What you are asked to do:
Could you transcribe all of the data word for word?

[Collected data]
──────────────────────────────

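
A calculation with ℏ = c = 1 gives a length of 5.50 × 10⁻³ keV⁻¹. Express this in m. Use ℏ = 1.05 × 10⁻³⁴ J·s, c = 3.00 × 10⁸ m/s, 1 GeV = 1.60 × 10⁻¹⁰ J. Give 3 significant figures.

A length is [E]⁻¹ in ℏ=c=1; restore one factor of ℏc.
1 GeV⁻¹ → ℏc × (1 GeV in J)⁻¹ = 1.97 × 10⁻¹⁶ m.
Convert the energy scale: 5.50 × 10⁻³ keV⁻¹ = 5.50 × 10³ GeV⁻¹.
Result: 5.50 × 10³ × 1.97 × 10⁻¹⁶ = 1.08 × 10⁻¹² m.

1.08 × 10⁻¹² m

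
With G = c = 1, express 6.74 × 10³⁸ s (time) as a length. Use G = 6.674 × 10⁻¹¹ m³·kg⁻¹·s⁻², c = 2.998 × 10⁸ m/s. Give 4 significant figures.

Time → length via c.
6.74 × 10³⁸ s × (c) = 2.021 × 10⁴⁷ m

2.021 × 10⁴⁷ m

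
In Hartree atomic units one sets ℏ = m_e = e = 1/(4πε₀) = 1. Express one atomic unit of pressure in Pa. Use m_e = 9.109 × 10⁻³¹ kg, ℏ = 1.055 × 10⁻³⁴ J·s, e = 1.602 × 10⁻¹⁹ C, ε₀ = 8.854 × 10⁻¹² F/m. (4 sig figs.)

P_au = E_h/a₀³ = m_e⁴e¹⁰/((4πε₀)⁵ℏ⁸)
E_h = 4.354 × 10⁻¹⁸ J
a₀ = 5.297 × 10⁻¹¹ m
E_h/a₀³ = 2.929 × 10¹³ Pa

2.929 × 10¹³ Pa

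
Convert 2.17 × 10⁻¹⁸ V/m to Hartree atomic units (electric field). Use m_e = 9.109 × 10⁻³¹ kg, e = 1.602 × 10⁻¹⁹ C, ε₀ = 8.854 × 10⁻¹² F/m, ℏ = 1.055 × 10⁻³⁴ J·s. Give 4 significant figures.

4.229 × 10⁻³⁰

atomic unit of electric field: E_au = E_h/(e a₀) = m_e²e⁵/((4πε₀)³ℏ⁴) = 5.131 × 10¹¹ V/m.
2.17 × 10⁻¹⁸ / 5.131 × 10¹¹ = 4.229 × 10⁻³⁰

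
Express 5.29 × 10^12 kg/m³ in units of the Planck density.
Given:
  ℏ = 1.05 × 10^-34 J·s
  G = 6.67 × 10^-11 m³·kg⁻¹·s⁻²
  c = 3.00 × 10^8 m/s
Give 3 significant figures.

1.02 × 10^-84

Planck density: ρ_P = c⁵/(ℏG²) = 5.20 × 10^96 kg/m³.
5.29 × 10^12 / 5.20 × 10^96 = 1.02 × 10^-84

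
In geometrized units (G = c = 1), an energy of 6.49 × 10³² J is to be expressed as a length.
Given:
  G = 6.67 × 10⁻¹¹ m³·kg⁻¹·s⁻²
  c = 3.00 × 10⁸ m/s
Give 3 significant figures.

Energy → length via G/c⁴.
6.49 × 10³² J × (G/c⁴) = 5.34 × 10⁻¹² m

5.34 × 10⁻¹² m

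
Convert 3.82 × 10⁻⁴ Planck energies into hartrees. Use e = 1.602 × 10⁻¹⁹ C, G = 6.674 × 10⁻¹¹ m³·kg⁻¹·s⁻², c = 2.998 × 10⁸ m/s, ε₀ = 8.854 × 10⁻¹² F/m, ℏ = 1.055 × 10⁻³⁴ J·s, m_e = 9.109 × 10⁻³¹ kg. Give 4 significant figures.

1.717 × 10²³

Planck energy: E_P = √(ℏc⁵/G) = 1.957 × 10⁹ J
hartree: E_h = m_e e⁴/(4πε₀ℏ)² = 4.354 × 10⁻¹⁸ J
3.82 × 10⁻⁴ × 1.957 × 10⁹ / 4.354 × 10⁻¹⁸ = 1.717 × 10²³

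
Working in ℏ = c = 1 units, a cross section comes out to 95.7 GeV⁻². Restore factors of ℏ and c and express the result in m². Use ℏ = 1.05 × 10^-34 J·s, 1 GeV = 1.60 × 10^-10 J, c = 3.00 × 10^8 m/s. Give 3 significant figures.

Area is [L]² = [E]⁻²·(ℏc)²; restore (ℏc)².
1 GeV⁻² → (ℏc)² × (1 GeV in J)⁻² = 3.88 × 10^-32 m².
Result: 95.7 × 3.88 × 10^-32 = 3.71 × 10^-30 m².

3.71 × 10^-30 m²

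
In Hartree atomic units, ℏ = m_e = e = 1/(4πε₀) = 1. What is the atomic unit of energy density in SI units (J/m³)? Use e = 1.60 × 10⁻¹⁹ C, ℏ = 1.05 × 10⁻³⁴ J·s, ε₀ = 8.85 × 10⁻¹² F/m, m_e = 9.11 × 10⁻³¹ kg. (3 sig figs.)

3.01 × 10¹³ J/m³

Dimensional analysis gives u_au = E_h/a₀³ = m_e⁴e¹⁰/((4πε₀)⁵ℏ⁸).
E_h = 4.38 × 10⁻¹⁸ J
a₀ = 5.26 × 10⁻¹¹ m
E_h/a₀³ = 3.01 × 10¹³ J/m³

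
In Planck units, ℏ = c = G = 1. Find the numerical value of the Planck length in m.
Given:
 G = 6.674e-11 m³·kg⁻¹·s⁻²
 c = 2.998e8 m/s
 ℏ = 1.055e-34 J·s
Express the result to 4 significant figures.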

──────────────────────────────

Expected answer:
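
A calculation with ℏ = c = 1 gives a length of 5.50 × 10⁻³ keV⁻¹. Express this in m. Use ℏ = 1.05 × 10⁻³⁴ J·s, c = 3.00 × 10⁸ m/s, 1 GeV = 1.60 × 10⁻¹⁰ J. Give 3 significant figures.

A length is [E]⁻¹ in ℏ=c=1; restore one factor of ℏc.
1 GeV⁻¹ → ℏc × (1 GeV in J)⁻¹ = 1.97 × 10⁻¹⁶ m.
Convert the energy scale: 5.50 × 10⁻³ keV⁻¹ = 5.50 × 10³ GeV⁻¹.
Result: 5.50 × 10³ × 1.97 × 10⁻¹⁶ = 1.08 × 10⁻¹² m.

1.08 × 10⁻¹² m

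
With G = c = 1, express 6.74 × 10³⁸ s (time) as a length. Use G = 6.674 × 10⁻¹¹ m³·kg⁻¹·s⁻², c = 2.998 × 10⁸ m/s. Give 4 significant figures.

Time → length via c.
6.74 × 10³⁸ s × (c) = 2.021 × 10⁴⁷ m

2.021 × 10⁴⁷ m

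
In Hartree atomic units one sets ℏ = m_e = e = 1/(4πε₀) = 1. Express one atomic unit of pressure in Pa. Use m_e = 9.109 × 10⁻³¹ kg, ℏ = 1.055 × 10⁻³⁴ J·s, e = 1.602 × 10⁻¹⁹ C, ε₀ = 8.854 × 10⁻¹² F/m. (4 sig figs.)

P_au = E_h/a₀³ = m_e⁴e¹⁰/((4πε₀)⁵ℏ⁸)
E_h = 4.354 × 10⁻¹⁸ J
a₀ = 5.297 × 10⁻¹¹ m
E_h/a₀³ = 2.929 × 10¹³ Pa

2.929 × 10¹³ Pa

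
Convert 2.17 × 10⁻¹⁸ V/m to Hartree atomic units (electric field). Use m_e = 9.109 × 10⁻³¹ kg, e = 1.602 × 10⁻¹⁹ C, ε₀ = 8.854 × 10⁻¹² F/m, ℏ = 1.055 × 10⁻³⁴ J·s. Give 4 significant figures.

4.229 × 10⁻³⁰

atomic unit of electric field: E_au = E_h/(e a₀) = m_e²e⁵/((4πε₀)³ℏ⁴) = 5.131 × 10¹¹ V/m.
2.17 × 10⁻¹⁸ / 5.131 × 10¹¹ = 4.229 × 10⁻³⁰

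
Express 5.29 × 10^12 kg/m³ in units of the Planck density.
Given:
  ℏ = 1.05 × 10^-34 J·s
  G = 6.67 × 10^-11 m³·kg⁻¹·s⁻²
  c = 3.00 × 10^8 m/s
Give 3 significant figures.

1.02 × 10^-84

Planck density: ρ_P = c⁵/(ℏG²) = 5.20 × 10^96 kg/m³.
5.29 × 10^12 / 5.20 × 10^96 = 1.02 × 10^-84

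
In geometrized units (G = c = 1), an energy of 6.49 × 10³² J is to be expressed as a length.
Given:
  G = 6.67 × 10⁻¹¹ m³·kg⁻¹·s⁻²
  c = 3.00 × 10⁸ m/s
Give 3 significant figures.

Energy → length via G/c⁴.
6.49 × 10³² J × (G/c⁴) = 5.34 × 10⁻¹² m

5.34 × 10⁻¹² m

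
Convert 3.82 × 10⁻⁴ Planck energies into hartrees. Use e = 1.602 × 10⁻¹⁹ C, G = 6.674 × 10⁻¹¹ m³·kg⁻¹·s⁻², c = 2.998 × 10⁸ m/s, ε₀ = 8.854 × 10⁻¹² F/m, ℏ = 1.055 × 10⁻³⁴ J·s, m_e = 9.109 × 10⁻³¹ kg. Give 4 significant figures.

1.717 × 10²³

Planck energy: E_P = √(ℏc⁵/G) = 1.957 × 10⁹ J
hartree: E_h = m_e e⁴/(4πε₀ℏ)² = 4.354 × 10⁻¹⁸ J
3.82 × 10⁻⁴ × 1.957 × 10⁹ / 4.354 × 10⁻¹⁸ = 1.717 × 10²³

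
Working in ℏ = c = 1 units, a cross section comes out to 95.7 GeV⁻². Restore factors of ℏ and c and express the result in m². Use ℏ = 1.05 × 10^-34 J·s, 1 GeV = 1.60 × 10^-10 J, c = 3.00 × 10^8 m/s. Give 3 significant figures.

Area is [L]² = [E]⁻²·(ℏc)²; restore (ℏc)².
1 GeV⁻² → (ℏc)² × (1 GeV in J)⁻² = 3.88 × 10^-32 m².
Result: 95.7 × 3.88 × 10^-32 = 3.71 × 10^-30 m².

3.71 × 10^-30 m²

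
In Hartree atomic units, ℏ = m_e = e = 1/(4πε₀) = 1. What is the atomic unit of energy density in SI units (J/m³)? Use e = 1.60 × 10⁻¹⁹ C, ℏ = 1.05 × 10⁻³⁴ J·s, ε₀ = 8.85 × 10⁻¹² F/m, m_e = 9.11 × 10⁻³¹ kg. (3 sig figs.)

3.01 × 10¹³ J/m³

Dimensional analysis gives u_au = E_h/a₀³ = m_e⁴e¹⁰/((4πε₀)⁵ℏ⁸).
E_h = 4.38 × 10⁻¹⁸ J
a₀ = 5.26 × 10⁻¹¹ m
E_h/a₀³ = 3.01 × 10¹³ J/m³

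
In Planck units, ℏ = c = G = 1. Find the numerical value of the Planck length in m.
Given:
 G = 6.674e-11 m³·kg⁻¹·s⁻²
 c = 2.998e8 m/s
 ℏ = 1.055e-34 J·s
Express the result to 4 significant figures.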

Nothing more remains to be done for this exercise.